### TASK ITEM
Copy all of the records exactly.

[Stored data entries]
□ □ □

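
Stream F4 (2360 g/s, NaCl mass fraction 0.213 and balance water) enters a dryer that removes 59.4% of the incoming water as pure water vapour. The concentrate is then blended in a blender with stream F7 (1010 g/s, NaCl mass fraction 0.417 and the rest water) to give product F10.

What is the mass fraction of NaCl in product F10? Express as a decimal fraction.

0.408

Vapour removed = 0.594×0.787×2360 = 1103.2 g/s; concentrate = 1256.8 g/s.
NaCl reaching the mixer = 502.68 (from concentrate) + 1010×0.417 = 923.85 g/s.
Product flow = 1256.8 + 1010 = 2266.8 g/s; NaCl fraction = 0.408.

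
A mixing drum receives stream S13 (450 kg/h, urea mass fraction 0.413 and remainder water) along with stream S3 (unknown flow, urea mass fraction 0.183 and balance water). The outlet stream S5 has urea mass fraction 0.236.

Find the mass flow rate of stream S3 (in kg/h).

Let S3 be the unknown flow. Total out = 450 + S3.
urea balance: 185.85 + 0.183·S3 = 0.236·(450 + S3)
(0.183 − 0.236)·S3 = 0.236×450 − 185.85 = -79.65
S3 = -79.65 / -0.053 = 1502.8 kg/h

1503 kg/h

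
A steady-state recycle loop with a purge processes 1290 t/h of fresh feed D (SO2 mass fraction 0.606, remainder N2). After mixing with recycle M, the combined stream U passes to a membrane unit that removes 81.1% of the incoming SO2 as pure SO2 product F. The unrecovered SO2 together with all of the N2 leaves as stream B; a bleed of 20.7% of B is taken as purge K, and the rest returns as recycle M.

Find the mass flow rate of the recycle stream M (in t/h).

N2 enters only via D and leaves only via the purge: 1290×0.394 = 0.207×(N2 in B), and the membrane unit passes all N2, so N2 in U = N2 in B = 2455.4 t/h.
SO2 in U: m_A = 1290×0.606 + (1−0.207)·(1−0.811)·m_A, so m_A = 781.74/0.8501 = 919.56 t/h.
B = (1−0.811)×919.56 + 2455.4 = 2629.2 t/h.
Recycle M = (1−0.207)×2629.2 = 2084.9 t/h.

2085 t/h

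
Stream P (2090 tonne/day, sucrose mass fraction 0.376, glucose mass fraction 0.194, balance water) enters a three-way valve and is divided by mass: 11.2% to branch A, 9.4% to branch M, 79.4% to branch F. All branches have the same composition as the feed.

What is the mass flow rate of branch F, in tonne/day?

Branch F flow = 0.794×2090 = 1659.5 tonne/day.

1659 tonne/day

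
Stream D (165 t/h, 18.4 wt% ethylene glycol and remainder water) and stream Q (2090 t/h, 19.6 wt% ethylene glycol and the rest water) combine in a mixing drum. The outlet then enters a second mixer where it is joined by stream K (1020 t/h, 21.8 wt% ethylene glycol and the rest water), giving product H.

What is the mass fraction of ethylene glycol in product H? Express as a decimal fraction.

0.202

Overall, product flow = 3275 t/h.
ethylene glycol in = 165×0.184 + 2090×0.196 + 1020×0.218 = 662.36 t/h.
ethylene glycol fraction in H = 0.202.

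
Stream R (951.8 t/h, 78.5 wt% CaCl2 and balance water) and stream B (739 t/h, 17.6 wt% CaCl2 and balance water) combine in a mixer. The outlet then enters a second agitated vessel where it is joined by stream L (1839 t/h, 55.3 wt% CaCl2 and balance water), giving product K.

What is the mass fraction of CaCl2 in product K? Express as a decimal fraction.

0.537

Overall, product flow = 3529.8 t/h.
CaCl2 in = 951.8×0.785 + 739×0.176 + 1839×0.553 = 1894.2 t/h.
CaCl2 fraction in K = 0.537.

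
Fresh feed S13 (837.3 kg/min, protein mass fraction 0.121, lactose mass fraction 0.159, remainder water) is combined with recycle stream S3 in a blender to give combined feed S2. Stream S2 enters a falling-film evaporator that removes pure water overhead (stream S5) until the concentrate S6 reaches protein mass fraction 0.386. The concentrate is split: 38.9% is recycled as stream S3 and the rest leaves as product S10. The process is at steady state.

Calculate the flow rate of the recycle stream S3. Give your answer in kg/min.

Overall protein balance (none leaves overhead): protein in fresh feed = protein in product, i.e. 837.3×0.121 = (1−0.389)·S6·0.386.
S6 = 101.31/(0.386×0.611) = 429.57 kg/min.
Recycle S3 = 0.389×429.57 = 167.1 kg/min.

167.1 kg/min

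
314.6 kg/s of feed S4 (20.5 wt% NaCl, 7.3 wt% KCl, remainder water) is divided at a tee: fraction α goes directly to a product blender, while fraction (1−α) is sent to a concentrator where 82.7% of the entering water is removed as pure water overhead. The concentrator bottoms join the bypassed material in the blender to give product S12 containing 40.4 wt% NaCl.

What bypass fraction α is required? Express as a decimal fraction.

0.175

All 314.6×0.205 = 64.493 kg/s of NaCl reaches S12, so S12 = 64.493/0.404 = 159.64 kg/s and vapour = 154.96 kg/s.
The evaporator receives (1−α)·314.6 of feed at 0.722 water and removes 0.827 of that water:
0.827×0.722×(1−α)×314.6 = 154.96
(1−α) = 154.96/187.85 = 0.8250;  α = 0.1750.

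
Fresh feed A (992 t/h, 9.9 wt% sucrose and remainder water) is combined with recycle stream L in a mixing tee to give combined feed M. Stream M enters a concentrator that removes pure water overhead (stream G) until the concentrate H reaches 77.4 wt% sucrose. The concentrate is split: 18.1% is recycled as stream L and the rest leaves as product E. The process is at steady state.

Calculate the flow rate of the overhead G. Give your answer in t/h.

865.1 t/h

Overall sucrose balance (none leaves overhead): sucrose in fresh feed = sucrose in product, i.e. 992×0.099 = (1−0.181)·H·0.774.
H = 98.208/(0.774×0.819) = 154.93 t/h.
Recycle L = 0.181×154.93 = 28.041 t/h.
Combined feed M = 992 + 28.041 = 1020 t/h.
Overhead G = M − H = 1020 − 154.93 = 865.12 t/h.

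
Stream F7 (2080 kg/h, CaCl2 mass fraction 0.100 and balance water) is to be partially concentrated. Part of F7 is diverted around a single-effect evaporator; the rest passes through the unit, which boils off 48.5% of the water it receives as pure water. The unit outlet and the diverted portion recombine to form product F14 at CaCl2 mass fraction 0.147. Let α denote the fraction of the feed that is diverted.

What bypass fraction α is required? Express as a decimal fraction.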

□ □ □

### RESPONSE
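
Stream F4 (2360 g/s, NaCl mass fraction 0.213 and balance water) enters a dryer that removes 59.4% of the incoming water as pure water vapour. The concentrate is then blended in a blender with stream F7 (1010 g/s, NaCl mass fraction 0.417 and the rest water) to give product F10.

What is the mass fraction of NaCl in product F10? Express as a decimal fraction.

0.408

Vapour removed = 0.594×0.787×2360 = 1103.2 g/s; concentrate = 1256.8 g/s.
NaCl reaching the mixer = 502.68 (from concentrate) + 1010×0.417 = 923.85 g/s.
Product flow = 1256.8 + 1010 = 2266.8 g/s; NaCl fraction = 0.408.

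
A mixing drum receives stream S13 (450 kg/h, urea mass fraction 0.413 and remainder water) along with stream S3 (unknown flow, urea mass fraction 0.183 and balance water). The outlet stream S5 has urea mass fraction 0.236.

Find the mass flow rate of stream S3 (in kg/h).

Let S3 be the unknown flow. Total out = 450 + S3.
urea balance: 185.85 + 0.183·S3 = 0.236·(450 + S3)
(0.183 − 0.236)·S3 = 0.236×450 − 185.85 = -79.65
S3 = -79.65 / -0.053 = 1502.8 kg/h

1503 kg/h

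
A steady-state recycle loop with a purge processes 1290 t/h of fresh feed D (SO2 mass fraction 0.606, remainder N2). After mixing with recycle M, the combined stream U passes to a membrane unit that removes 81.1% of the incoming SO2 as pure SO2 product F. The unrecovered SO2 together with all of the N2 leaves as stream B; a bleed of 20.7% of B is taken as purge K, and the rest returns as recycle M.

Find the mass flow rate of the recycle stream M (in t/h).

N2 enters only via D and leaves only via the purge: 1290×0.394 = 0.207×(N2 in B), and the membrane unit passes all N2, so N2 in U = N2 in B = 2455.4 t/h.
SO2 in U: m_A = 1290×0.606 + (1−0.207)·(1−0.811)·m_A, so m_A = 781.74/0.8501 = 919.56 t/h.
B = (1−0.811)×919.56 + 2455.4 = 2629.2 t/h.
Recycle M = (1−0.207)×2629.2 = 2084.9 t/h.

2085 t/h

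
Stream P (2090 tonne/day, sucrose mass fraction 0.376, glucose mass fraction 0.194, balance water) enters a three-way valve and is divided by mass: 11.2% to branch A, 9.4% to branch M, 79.4% to branch F. All branches have the same composition as the feed.

What is the mass flow rate of branch F, in tonne/day?

Branch F flow = 0.794×2090 = 1659.5 tonne/day.

1659 tonne/day

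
Stream D (165 t/h, 18.4 wt% ethylene glycol and remainder water) and stream Q (2090 t/h, 19.6 wt% ethylene glycol and the rest water) combine in a mixing drum. The outlet then enters a second mixer where it is joined by stream K (1020 t/h, 21.8 wt% ethylene glycol and the rest water), giving product H.

What is the mass fraction of ethylene glycol in product H? Express as a decimal fraction.

0.202

Overall, product flow = 3275 t/h.
ethylene glycol in = 165×0.184 + 2090×0.196 + 1020×0.218 = 662.36 t/h.
ethylene glycol fraction in H = 0.202.

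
Stream R (951.8 t/h, 78.5 wt% CaCl2 and balance water) and stream B (739 t/h, 17.6 wt% CaCl2 and balance water) combine in a mixer. The outlet then enters a second agitated vessel where it is joined by stream L (1839 t/h, 55.3 wt% CaCl2 and balance water), giving product K.

What is the mass fraction of CaCl2 in product K? Express as a decimal fraction.

0.537

Overall, product flow = 3529.8 t/h.
CaCl2 in = 951.8×0.785 + 739×0.176 + 1839×0.553 = 1894.2 t/h.
CaCl2 fraction in K = 0.537.

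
Fresh feed S13 (837.3 kg/min, protein mass fraction 0.121, lactose mass fraction 0.159, remainder water) is combined with recycle stream S3 in a blender to give combined feed S2. Stream S2 enters a falling-film evaporator that removes pure water overhead (stream S5) until the concentrate S6 reaches protein mass fraction 0.386. The concentrate is split: 38.9% is recycled as stream S3 and the rest leaves as product S10. The process is at steady state.

Calculate the flow rate of the recycle stream S3. Give your answer in kg/min.

Overall protein balance (none leaves overhead): protein in fresh feed = protein in product, i.e. 837.3×0.121 = (1−0.389)·S6·0.386.
S6 = 101.31/(0.386×0.611) = 429.57 kg/min.
Recycle S3 = 0.389×429.57 = 167.1 kg/min.

167.1 kg/min

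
314.6 kg/s of feed S4 (20.5 wt% NaCl, 7.3 wt% KCl, remainder water) is divided at a tee: fraction α goes directly to a product blender, while fraction (1−α) is sent to a concentrator where 82.7% of the entering water is removed as pure water overhead. The concentrator bottoms join the bypassed material in the blender to give product S12 containing 40.4 wt% NaCl.

What bypass fraction α is required? Express as a decimal fraction.

0.175

All 314.6×0.205 = 64.493 kg/s of NaCl reaches S12, so S12 = 64.493/0.404 = 159.64 kg/s and vapour = 154.96 kg/s.
The evaporator receives (1−α)·314.6 of feed at 0.722 water and removes 0.827 of that water:
0.827×0.722×(1−α)×314.6 = 154.96
(1−α) = 154.96/187.85 = 0.8250;  α = 0.1750.

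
Fresh feed A (992 t/h, 9.9 wt% sucrose and remainder water) is combined with recycle stream L in a mixing tee to give combined feed M. Stream M enters a concentrator that removes pure water overhead (stream G) until the concentrate H reaches 77.4 wt% sucrose. The concentrate is split: 18.1% is recycled as stream L and the rest leaves as product E. The process is at steady state.

Calculate the flow rate of the overhead G. Give your answer in t/h.

865.1 t/h

Overall sucrose balance (none leaves overhead): sucrose in fresh feed = sucrose in product, i.e. 992×0.099 = (1−0.181)·H·0.774.
H = 98.208/(0.774×0.819) = 154.93 t/h.
Recycle L = 0.181×154.93 = 28.041 t/h.
Combined feed M = 992 + 28.041 = 1020 t/h.
Overhead G = M − H = 1020 − 154.93 = 865.12 t/h.

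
Stream F7 (2080 kg/h, CaCl2 mass fraction 0.100 and balance water) is to be partially concentrated. Part of F7 is diverted around a single-effect evaporator; the rest passes through the unit, which boils off 48.5% of the water it receives as pure water. The unit outlet and the diverted portion recombine to form product F14 at CaCl2 mass fraction 0.147. Let α denote the fraction of the feed that is diverted.

What bypass fraction α is required? Express as a decimal fraction.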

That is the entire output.